[RECORDED INFORMATION]
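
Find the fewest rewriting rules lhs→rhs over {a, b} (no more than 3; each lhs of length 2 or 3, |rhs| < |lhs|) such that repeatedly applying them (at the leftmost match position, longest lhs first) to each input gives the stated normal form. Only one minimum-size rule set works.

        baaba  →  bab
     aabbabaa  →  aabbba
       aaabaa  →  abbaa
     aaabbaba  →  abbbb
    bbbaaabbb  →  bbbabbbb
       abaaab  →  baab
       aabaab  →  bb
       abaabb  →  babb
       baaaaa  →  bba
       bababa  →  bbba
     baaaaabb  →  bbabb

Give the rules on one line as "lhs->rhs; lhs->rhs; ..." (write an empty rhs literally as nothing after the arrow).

  | baaba => bab
  | aabbabaa => aabbba
  | aaabaa => abbaa
  | aaabbaba => abbbaba => abbbb

aaa->ab; aba->b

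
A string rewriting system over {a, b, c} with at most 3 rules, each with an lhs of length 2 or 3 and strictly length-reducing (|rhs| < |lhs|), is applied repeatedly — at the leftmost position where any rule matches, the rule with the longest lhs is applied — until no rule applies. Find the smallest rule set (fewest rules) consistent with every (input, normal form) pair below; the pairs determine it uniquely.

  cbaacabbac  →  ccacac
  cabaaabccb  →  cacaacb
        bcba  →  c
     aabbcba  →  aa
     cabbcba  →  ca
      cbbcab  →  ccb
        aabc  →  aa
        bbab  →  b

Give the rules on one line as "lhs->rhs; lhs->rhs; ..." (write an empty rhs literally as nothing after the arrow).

  | cbaacabbac => ccacabbac => ccacabcc => ccacac
  | cabaaabccb => cacaabccb => cacaacb
  | bcba => ba => c
  | aabbcba => aabba => aabc => aa

ba->c; bc->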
[/RECORDED INFORMATION]
### TASK TO COMPLETE
Repeat the entries above exactly, leaving nothing out.

### WRITTEN REPLY
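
Find the fewest rewriting rules lhs→rhs over {a, b} (no more than 3; each lhs of length 2 or 3, |rhs| < |lhs|) such that repeatedly applying them (at the leftmost match position, longest lhs first) to each input gives the stated normal form. Only one minimum-size rule set works.

        baaba  →  bab
     aabbabaa  →  aabbba
       aaabaa  →  abbaa
     aaabbaba  →  abbbb
    bbbaaabbb  →  bbbabbbb
       abaaab  →  baab
       aabaab  →  bb
       abaabb  →  babb
       baaaaa  →  bba
       bababa  →  bbba
     baaaaabb  →  bbabb

Give the rules on one line as "lhs->rhs; lhs->rhs; ..." (write an empty rhs literally as nothing after the arrow).

  | baaba => bab
  | aabbabaa => aabbba
  | aaabaa => abbaa
  | aaabbaba => abbbaba => abbbb

aaa->ab; aba->b

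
A string rewriting system over {a, b, c} with at most 3 rules, each with an lhs of length 2 or 3 and strictly length-reducing (|rhs| < |lhs|), is applied repeatedly — at the leftmost position where any rule matches, the rule with the longest lhs is applied — until no rule applies. Find the smallest rule set (fewest rules) consistent with every (input, normal form) pair below; the pairs determine it uniquely.

  cbaacabbac  →  ccacac
  cabaaabccb  →  cacaacb
        bcba  →  c
     aabbcba  →  aa
     cabbcba  →  ca
      cbbcab  →  ccb
        aabc  →  aa
        bbab  →  b

Give the rules on one line as "lhs->rhs; lhs->rhs; ..." (write an empty rhs literally as nothing after the arrow).

  | cbaacabbac => ccacabbac => ccacabcc => ccacac
  | cabaaabccb => cacaabccb => cacaacb
  | bcba => ba => c
  | aabbcba => aabba => aabc => aa

ba->c; bc->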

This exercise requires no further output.